[Saved data entries]
----

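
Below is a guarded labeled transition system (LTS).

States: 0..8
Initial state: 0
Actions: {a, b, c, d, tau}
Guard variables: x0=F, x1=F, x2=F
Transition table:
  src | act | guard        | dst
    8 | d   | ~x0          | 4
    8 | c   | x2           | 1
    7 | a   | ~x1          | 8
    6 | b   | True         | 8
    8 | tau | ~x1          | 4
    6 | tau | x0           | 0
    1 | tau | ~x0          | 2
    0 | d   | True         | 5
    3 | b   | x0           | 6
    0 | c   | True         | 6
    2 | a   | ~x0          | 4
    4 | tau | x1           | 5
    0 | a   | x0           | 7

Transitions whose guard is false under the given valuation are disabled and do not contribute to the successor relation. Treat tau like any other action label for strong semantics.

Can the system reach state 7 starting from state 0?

Guard filter leaves 8 enabled edge(s).
depth 0: {0}
depth 1: {5,6}  cumulative {0,5,6}
depth 2: {8}  cumulative {0,5,6,8}
depth 3: {4}  cumulative {0,4,5,6,8}
Reach set: {0,4,5,6,8}

Answer: UNREACHABLE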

----

Problem statement: Would you transcribe the data above exactly as it stands?

Solution for this problem:
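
Below is a guarded labeled transition system (LTS).

States: 0..8
Initial state: 0
Actions: {a, b, c, d, tau}
Guard variables: x0=F, x1=F, x2=F
Transition table:
  src | act | guard        | dst
    8 | d   | ~x0          | 4
    8 | c   | x2           | 1
    7 | a   | ~x1          | 8
    6 | b   | True         | 8
    8 | tau | ~x1          | 4
    6 | tau | x0           | 0
    1 | tau | ~x0          | 2
    0 | d   | True         | 5
    3 | b   | x0           | 6
    0 | c   | True         | 6
    2 | a   | ~x0          | 4
    4 | tau | x1           | 5
    0 | a   | x0           | 7

Transitions whose guard is false under the given valuation are disabled and do not contribute to the successor relation. Treat tau like any other action label for strong semantics.

Can the system reach state 7 starting from state 0?

Guard filter leaves 8 enabled edge(s).
depth 0: {0}
depth 1: {5,6}  cumulative {0,5,6}
depth 2: {8}  cumulative {0,5,6,8}
depth 3: {4}  cumulative {0,4,5,6,8}
Reach set: {0,4,5,6,8}

Answer: UNREACHABLE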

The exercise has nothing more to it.